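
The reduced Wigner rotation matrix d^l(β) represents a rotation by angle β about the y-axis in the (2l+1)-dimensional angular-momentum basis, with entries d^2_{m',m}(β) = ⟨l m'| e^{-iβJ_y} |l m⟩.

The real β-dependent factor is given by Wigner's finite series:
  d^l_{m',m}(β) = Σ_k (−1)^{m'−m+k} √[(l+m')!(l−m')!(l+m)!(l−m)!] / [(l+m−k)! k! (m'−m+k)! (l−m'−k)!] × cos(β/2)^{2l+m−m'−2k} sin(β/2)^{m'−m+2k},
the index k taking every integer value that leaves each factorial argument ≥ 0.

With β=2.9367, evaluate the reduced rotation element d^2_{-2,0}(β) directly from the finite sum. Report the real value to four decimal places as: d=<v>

d^2_{-2,0}(β=2.9367) via Wigner's sum:
Half-angle: c=0.102267, s=0.994757. N=√(1·24·2·2)=9.797959
k∈{2} keeps every argument non-negative
  k=2: (−1)^0·9.7980/(4)·0.1023^2·0.9948^2 = +0.025350
d^2_{-2,0}(2.9367) = +0.025350

d=0.0254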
------------------------
> _About this exercise_
In full and without change, transcribe the entries.

> _Answer section_
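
The reduced Wigner rotation matrix d^l(β) represents a rotation by angle β about the y-axis in the (2l+1)-dimensional angular-momentum basis, with entries d^2_{m',m}(β) = ⟨l m'| e^{-iβJ_y} |l m⟩.

The real β-dependent factor is given by Wigner's finite series:
  d^l_{m',m}(β) = Σ_k (−1)^{m'−m+k} √[(l+m')!(l−m')!(l+m)!(l−m)!] / [(l+m−k)! k! (m'−m+k)! (l−m'−k)!] × cos(β/2)^{2l+m−m'−2k} sin(β/2)^{m'−m+2k},
the index k taking every integer value that leaves each factorial argument ≥ 0.

With β=2.9367, evaluate the reduced rotation element d^2_{-2,0}(β) directly from the finite sum. Report the real value to four decimal places as: d=<v>

d^2_{-2,0}(β=2.9367) via Wigner's sum:
Half-angle: c=0.102267, s=0.994757. N=√(1·24·2·2)=9.797959
k∈{2} keeps every argument non-negative
  k=2: (−1)^0·9.7980/(4)·0.1023^2·0.9948^2 = +0.025350
d^2_{-2,0}(2.9367) = +0.025350

d=0.0254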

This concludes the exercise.